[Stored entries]
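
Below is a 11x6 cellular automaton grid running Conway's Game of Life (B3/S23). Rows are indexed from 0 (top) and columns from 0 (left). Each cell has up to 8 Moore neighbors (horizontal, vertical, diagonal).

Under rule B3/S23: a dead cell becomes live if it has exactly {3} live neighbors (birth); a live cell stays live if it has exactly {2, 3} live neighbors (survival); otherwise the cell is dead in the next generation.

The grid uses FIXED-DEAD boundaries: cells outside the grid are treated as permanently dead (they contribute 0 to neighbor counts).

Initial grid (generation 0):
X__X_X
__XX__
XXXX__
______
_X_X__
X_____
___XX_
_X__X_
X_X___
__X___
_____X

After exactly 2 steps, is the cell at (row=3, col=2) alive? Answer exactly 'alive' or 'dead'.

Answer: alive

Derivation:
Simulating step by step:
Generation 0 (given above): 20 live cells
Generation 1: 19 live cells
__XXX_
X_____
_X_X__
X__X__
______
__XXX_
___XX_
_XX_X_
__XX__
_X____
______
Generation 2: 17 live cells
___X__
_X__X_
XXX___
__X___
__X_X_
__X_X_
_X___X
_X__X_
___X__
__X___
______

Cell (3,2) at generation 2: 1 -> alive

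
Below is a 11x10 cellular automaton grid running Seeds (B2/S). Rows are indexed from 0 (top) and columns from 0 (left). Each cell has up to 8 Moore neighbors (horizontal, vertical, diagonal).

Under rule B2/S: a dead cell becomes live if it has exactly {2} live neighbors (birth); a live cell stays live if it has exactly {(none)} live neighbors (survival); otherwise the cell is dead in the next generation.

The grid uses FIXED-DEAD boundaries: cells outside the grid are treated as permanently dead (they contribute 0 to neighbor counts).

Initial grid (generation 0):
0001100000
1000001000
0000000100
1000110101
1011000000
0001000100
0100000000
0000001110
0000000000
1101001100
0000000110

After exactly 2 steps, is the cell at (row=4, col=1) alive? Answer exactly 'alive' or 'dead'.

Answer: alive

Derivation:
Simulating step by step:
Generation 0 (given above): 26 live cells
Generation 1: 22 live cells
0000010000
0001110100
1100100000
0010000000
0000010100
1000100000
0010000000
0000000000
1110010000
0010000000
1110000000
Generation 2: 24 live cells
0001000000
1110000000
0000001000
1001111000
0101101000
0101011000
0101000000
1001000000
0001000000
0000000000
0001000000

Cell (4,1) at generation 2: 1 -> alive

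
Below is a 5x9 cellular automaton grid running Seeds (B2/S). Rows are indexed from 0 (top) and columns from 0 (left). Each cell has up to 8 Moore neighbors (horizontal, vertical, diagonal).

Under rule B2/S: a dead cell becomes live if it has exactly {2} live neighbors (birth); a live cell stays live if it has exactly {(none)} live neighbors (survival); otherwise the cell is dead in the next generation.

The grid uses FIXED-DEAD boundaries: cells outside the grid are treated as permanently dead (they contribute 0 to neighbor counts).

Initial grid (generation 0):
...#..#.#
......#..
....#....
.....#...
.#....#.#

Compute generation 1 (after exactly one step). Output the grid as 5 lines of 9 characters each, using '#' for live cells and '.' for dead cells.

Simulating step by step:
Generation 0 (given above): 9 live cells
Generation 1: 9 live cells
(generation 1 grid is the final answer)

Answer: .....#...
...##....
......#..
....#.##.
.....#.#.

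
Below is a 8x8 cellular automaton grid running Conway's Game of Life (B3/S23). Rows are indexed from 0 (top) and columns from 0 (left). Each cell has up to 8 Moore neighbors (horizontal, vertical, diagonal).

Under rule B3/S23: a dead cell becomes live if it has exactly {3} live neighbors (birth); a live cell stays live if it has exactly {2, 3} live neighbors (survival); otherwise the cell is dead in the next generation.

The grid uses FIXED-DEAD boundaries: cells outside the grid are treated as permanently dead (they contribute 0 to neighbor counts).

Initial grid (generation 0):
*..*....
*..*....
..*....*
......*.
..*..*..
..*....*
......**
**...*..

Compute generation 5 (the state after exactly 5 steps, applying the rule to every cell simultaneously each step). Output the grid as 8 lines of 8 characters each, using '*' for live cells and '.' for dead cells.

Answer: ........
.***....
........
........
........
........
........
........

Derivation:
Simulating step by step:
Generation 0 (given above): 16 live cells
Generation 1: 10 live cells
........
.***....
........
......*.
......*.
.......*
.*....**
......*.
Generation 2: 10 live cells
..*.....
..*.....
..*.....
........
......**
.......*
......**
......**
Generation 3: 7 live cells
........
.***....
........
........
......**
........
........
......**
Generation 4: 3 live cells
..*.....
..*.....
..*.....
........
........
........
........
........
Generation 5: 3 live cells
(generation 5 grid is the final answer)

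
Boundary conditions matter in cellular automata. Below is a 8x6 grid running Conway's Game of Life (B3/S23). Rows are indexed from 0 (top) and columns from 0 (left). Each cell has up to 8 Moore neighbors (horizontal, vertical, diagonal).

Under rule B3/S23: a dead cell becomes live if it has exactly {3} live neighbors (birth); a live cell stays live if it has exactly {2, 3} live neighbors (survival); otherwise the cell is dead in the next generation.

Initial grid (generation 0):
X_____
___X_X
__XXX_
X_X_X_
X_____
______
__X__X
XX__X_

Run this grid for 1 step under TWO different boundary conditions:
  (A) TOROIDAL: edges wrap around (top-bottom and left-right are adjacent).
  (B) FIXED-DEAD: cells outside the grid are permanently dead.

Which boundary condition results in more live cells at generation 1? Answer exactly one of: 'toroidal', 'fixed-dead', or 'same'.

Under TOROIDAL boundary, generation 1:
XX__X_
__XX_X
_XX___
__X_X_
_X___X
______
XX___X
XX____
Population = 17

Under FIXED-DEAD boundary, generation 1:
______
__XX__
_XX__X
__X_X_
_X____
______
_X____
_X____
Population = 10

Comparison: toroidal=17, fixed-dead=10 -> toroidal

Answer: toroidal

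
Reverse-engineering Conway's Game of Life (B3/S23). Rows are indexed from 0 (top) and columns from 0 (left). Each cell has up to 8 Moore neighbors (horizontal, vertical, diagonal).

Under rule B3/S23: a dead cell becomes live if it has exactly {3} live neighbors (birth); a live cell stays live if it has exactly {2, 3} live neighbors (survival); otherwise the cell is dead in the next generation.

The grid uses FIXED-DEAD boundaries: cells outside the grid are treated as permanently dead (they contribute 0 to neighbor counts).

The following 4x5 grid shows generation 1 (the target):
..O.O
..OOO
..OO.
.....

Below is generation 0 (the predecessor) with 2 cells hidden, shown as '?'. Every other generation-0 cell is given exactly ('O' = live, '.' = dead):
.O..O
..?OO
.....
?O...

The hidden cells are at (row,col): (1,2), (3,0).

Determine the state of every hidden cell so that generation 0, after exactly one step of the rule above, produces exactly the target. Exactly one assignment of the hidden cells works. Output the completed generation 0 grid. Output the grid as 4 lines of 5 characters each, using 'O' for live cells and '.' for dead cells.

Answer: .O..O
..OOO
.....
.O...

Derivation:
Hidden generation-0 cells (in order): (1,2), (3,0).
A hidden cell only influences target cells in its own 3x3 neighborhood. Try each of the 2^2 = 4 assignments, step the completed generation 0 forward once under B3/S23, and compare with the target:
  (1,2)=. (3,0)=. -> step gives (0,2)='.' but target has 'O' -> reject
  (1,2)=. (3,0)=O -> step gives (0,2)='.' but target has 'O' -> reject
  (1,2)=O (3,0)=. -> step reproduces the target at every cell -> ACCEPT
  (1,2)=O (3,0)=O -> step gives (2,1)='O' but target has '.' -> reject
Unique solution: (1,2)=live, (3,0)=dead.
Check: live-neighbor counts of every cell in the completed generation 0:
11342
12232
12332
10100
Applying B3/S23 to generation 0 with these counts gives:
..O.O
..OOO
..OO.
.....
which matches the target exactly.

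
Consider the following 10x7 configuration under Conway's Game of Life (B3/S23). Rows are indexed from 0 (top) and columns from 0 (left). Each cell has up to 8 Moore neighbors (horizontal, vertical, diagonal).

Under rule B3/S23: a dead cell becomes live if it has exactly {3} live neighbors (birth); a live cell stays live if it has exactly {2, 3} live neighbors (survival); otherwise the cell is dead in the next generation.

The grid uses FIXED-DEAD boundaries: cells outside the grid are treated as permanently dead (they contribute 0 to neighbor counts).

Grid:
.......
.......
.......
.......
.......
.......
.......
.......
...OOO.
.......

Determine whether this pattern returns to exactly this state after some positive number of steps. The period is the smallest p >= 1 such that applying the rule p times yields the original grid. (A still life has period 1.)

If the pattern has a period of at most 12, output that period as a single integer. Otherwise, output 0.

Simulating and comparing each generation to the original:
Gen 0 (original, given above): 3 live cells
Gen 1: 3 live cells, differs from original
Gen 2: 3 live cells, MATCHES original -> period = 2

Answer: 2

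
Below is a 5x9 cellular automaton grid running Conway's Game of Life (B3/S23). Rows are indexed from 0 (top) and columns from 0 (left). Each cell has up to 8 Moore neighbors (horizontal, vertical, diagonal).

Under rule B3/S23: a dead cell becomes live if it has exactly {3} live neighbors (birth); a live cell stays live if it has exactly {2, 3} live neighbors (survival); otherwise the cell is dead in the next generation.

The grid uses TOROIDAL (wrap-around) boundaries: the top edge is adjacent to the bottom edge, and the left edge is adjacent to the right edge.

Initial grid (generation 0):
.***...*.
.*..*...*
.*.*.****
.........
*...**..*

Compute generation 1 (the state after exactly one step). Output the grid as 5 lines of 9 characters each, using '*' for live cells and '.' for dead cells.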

→ DESCRIPTION OF THE TASK
Tally the lines of the data that contain the string "adjacent", and report nothing but the tally.

→ WRITTEN REPLY
2